Records from a data collection →
——

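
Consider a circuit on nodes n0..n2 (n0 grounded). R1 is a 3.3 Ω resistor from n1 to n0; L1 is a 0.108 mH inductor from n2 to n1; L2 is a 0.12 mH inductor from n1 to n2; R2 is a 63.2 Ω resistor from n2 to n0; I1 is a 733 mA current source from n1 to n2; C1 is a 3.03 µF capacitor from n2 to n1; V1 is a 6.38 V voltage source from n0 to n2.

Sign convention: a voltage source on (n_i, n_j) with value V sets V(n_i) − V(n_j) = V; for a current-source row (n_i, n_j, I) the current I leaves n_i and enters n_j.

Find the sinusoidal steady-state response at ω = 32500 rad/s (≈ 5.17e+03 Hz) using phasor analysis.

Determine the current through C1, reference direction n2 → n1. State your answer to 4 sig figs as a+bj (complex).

Element admittances at ω=32500 rad/s:
  Y(R1) = 0.3030+0.000j S between n1,n0
  Y(L1) = 0.000-0.2849j S between n2,n1
  Y(L2) = 0.000-0.2564j S between n1,n2
  Y(R2) = 0.01582+0.000j S between n2,n0
  I1: injects 0.733 A into n2 (from n1)
  Y(C1) = 0.000+0.09847j S between n2,n1
  V1: constraint V(n0)−V(n2) = 6.38
Assemble and solve the 3×3 MNA system:
  V(n1)=-5.117+1.846j  V(n2)=-6.380+0.000j
  i(V1)=-1.651+0.5594j

0.1818-0.1244j A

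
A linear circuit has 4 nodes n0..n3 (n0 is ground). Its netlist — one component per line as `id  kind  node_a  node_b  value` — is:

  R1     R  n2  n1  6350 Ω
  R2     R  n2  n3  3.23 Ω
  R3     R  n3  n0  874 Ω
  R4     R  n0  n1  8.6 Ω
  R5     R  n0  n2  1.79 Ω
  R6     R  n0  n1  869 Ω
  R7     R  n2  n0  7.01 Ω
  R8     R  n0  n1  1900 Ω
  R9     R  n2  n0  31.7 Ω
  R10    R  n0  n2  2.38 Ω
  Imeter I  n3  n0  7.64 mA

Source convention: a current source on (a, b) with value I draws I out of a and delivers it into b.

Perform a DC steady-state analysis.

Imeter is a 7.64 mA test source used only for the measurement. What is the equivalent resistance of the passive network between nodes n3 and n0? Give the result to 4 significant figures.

R_eq = 4.078 Ω

Element admittances at DC:
  Y(R1) = 0.0001575 S between n2,n1
  Y(R2) = 0.3096 S between n2,n3
  Y(R3) = 0.001144 S between n3,n0
  Y(R4) = 0.1163 S between n0,n1
  Y(R5) = 0.5587 S between n0,n2
  Y(R6) = 0.001151 S between n0,n1
  Y(R7) = 0.1427 S between n2,n0
  Y(R8) = 0.0005263 S between n0,n1
  Y(R9) = 0.03155 S between n2,n0
  Y(R10) = 0.4202 S between n0,n2
  Imeter: injects 0.00764 A into n0 (from n3)
Assemble and solve the 3×3 MNA system:
  V(n1)=-8.792e-06  V(n2)=-0.006594  V(n3)=-0.03116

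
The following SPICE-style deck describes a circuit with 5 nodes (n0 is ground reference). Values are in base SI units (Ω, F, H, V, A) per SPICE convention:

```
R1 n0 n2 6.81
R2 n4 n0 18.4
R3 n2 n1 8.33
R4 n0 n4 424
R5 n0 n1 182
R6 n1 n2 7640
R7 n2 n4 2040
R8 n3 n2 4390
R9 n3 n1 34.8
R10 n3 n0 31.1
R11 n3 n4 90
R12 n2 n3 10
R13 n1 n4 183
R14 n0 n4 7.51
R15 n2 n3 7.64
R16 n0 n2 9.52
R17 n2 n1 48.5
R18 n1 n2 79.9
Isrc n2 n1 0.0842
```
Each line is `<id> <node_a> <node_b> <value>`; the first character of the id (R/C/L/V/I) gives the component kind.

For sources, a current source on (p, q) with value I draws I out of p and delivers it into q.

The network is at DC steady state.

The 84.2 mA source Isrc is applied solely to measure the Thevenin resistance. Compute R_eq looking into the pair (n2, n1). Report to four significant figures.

MNA unknowns: 4 node voltages V₁..V_4
R1: Y=0.1468 on G[0,2]
R2: Y=0.05435 on G[4,0]
R3: Y=0.1200 on G[2,1]
R4: Y=0.002358 on G[0,4]
R5: Y=0.005495 on G[0,1]
R6: Y=0.0001309 on G[1,2]
R7: Y=0.0004902 on G[2,4]
R8: Y=0.0002278 on G[3,2]
R9: Y=0.02874 on G[3,1]
R10: Y=0.03215 on G[3,0]
R11: Y=0.01111 on G[3,4]
R12: Y=0.1000 on G[2,3]
R13: Y=0.005464 on G[1,4]
R14: Y=0.1332 on G[0,4]
R15: Y=0.1309 on G[2,3]
R16: Y=0.1050 on G[0,2]
R17: Y=0.02062 on G[2,1]
R18: Y=0.01252 on G[1,2]
Isrc: z[2]−=0.0842, z[1]+=0.0842
solve → V1=0.4230, V2=-0.02165, V3=0.02405, V4=0.01241

R_eq = 5.281 Ω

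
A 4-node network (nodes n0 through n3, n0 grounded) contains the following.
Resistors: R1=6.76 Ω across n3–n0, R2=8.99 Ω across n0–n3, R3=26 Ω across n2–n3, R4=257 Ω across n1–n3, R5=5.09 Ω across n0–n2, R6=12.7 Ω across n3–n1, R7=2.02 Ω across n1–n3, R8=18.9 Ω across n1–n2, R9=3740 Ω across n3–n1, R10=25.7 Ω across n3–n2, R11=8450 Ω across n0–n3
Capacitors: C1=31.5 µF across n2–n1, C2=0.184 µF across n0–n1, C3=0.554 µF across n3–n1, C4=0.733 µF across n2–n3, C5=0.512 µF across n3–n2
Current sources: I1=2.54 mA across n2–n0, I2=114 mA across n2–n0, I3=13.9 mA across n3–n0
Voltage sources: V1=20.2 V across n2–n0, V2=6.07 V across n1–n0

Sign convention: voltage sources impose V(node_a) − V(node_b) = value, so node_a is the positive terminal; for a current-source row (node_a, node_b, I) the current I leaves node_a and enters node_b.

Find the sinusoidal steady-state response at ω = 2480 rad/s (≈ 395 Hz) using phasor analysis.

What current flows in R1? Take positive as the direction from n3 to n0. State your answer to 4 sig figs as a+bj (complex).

Element admittances at ω=2480 rad/s:
  Y(R1) = 0.1479+0.000j S between n3,n0
  Y(R2) = 0.1112+0.000j S between n0,n3
  Y(R3) = 0.03846+0.000j S between n2,n3
  Y(C1) = 0.000+0.07812j S between n2,n1
  I1: injects 0.00254 A into n0 (from n2)
  Y(R4) = 0.003891+0.000j S between n1,n3
  Y(R5) = 0.1965+0.000j S between n0,n2
  Y(C2) = 0.000+0.0004563j S between n0,n1
  Y(R6) = 0.07874+0.000j S between n3,n1
  Y(C3) = 0.000+0.001374j S between n3,n1
  Y(R7) = 0.4950+0.000j S between n1,n3
  Y(R8) = 0.05291+0.000j S between n1,n2
  Y(R9) = 0.0002674+0.000j S between n3,n1
  I2: injects 0.114 A into n0 (from n2)
  I3: injects 0.0139 A into n0 (from n3)
  Y(R10) = 0.03891+0.000j S between n3,n2
  Y(R11) = 0.0001183+0.000j S between n0,n3
  Y(C4) = 0.000+0.001818j S between n2,n3
  Y(C5) = 0.000+0.001270j S between n3,n2
  V1: constraint V(n2)−V(n0) = 20.2
  V2: constraint V(n1)−V(n0) = 6.07
Assemble and solve the 5×5 MNA system:
  V(n1)=6.070+0.000j  V(n2)=20.20+0.000j  V(n3)=5.530+0.05034j
  i(V1)=-5.968-1.145j  i(V2)=0.4352+1.129j

0.8180+0.007446j A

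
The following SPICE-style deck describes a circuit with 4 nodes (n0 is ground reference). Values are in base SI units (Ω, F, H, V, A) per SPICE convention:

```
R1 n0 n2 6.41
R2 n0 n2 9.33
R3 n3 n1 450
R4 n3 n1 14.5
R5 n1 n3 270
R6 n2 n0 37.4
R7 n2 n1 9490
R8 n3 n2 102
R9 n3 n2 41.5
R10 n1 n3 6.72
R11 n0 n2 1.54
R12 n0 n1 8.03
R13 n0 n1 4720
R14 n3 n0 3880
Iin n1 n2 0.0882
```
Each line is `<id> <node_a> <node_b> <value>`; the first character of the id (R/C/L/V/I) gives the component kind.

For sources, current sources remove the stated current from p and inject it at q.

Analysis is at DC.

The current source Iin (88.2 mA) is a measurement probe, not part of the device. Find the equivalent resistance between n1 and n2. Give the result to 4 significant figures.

MNA unknowns: 3 node voltages V₁..V_3
R1: Y=0.1560 on G[0,2]
R2: Y=0.1072 on G[0,2]
R3: Y=0.002222 on G[3,1]
R4: Y=0.06897 on G[3,1]
R5: Y=0.003704 on G[1,3]
R6: Y=0.02674 on G[2,0]
R7: Y=0.0001054 on G[2,1]
R8: Y=0.009804 on G[3,2]
R9: Y=0.02410 on G[3,2]
R10: Y=0.1488 on G[1,3]
R11: Y=0.6494 on G[0,2]
R12: Y=0.1245 on G[0,1]
R13: Y=0.0002119 on G[0,1]
R14: Y=0.0002577 on G[3,0]
Iin: z[1]−=0.0882, z[2]+=0.0882
solve → V1=-0.5568, V2=0.07408, V3=-0.4733

R_eq = 7.153 Ω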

——

Nothing but an exact copy of the lines from the first one above through the line holding "Perform a DC steady-state analysis." should be returned.

Completed exercise →
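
Consider a circuit on nodes n0..n2 (n0 grounded). R1 is a 3.3 Ω resistor from n1 to n0; L1 is a 0.108 mH inductor from n2 to n1; L2 is a 0.12 mH inductor from n1 to n2; R2 is a 63.2 Ω resistor from n2 to n0; I1 is a 733 mA current source from n1 to n2; C1 is a 3.03 µF capacitor from n2 to n1; V1 is a 6.38 V voltage source from n0 to n2.

Sign convention: a voltage source on (n_i, n_j) with value V sets V(n_i) − V(n_j) = V; for a current-source row (n_i, n_j, I) the current I leaves n_i and enters n_j.

Find the sinusoidal steady-state response at ω = 32500 rad/s (≈ 5.17e+03 Hz) using phasor analysis.

Determine the current through C1, reference direction n2 → n1. State your answer to 4 sig figs as a+bj (complex).

Element admittances at ω=32500 rad/s:
  Y(R1) = 0.3030+0.000j S between n1,n0
  Y(L1) = 0.000-0.2849j S between n2,n1
  Y(L2) = 0.000-0.2564j S between n1,n2
  Y(R2) = 0.01582+0.000j S between n2,n0
  I1: injects 0.733 A into n2 (from n1)
  Y(C1) = 0.000+0.09847j S between n2,n1
  V1: constraint V(n0)−V(n2) = 6.38
Assemble and solve the 3×3 MNA system:
  V(n1)=-5.117+1.846j  V(n2)=-6.380+0.000j
  i(V1)=-1.651+0.5594j

0.1818-0.1244j A

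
A linear circuit has 4 nodes n0..n3 (n0 is ground). Its netlist — one component per line as `id  kind  node_a  node_b  value` — is:

  R1     R  n2  n1  6350 Ω
  R2     R  n2  n3  3.23 Ω
  R3     R  n3  n0  874 Ω
  R4     R  n0  n1  8.6 Ω
  R5     R  n0  n2  1.79 Ω
  R6     R  n0  n1  869 Ω
  R7     R  n2  n0  7.01 Ω
  R8     R  n0  n1  1900 Ω
  R9     R  n2  n0  31.7 Ω
  R10    R  n0  n2  2.38 Ω
  Imeter I  n3  n0  7.64 mA

Source convention: a current source on (a, b) with value I draws I out of a and delivers it into b.

Perform a DC steady-state analysis.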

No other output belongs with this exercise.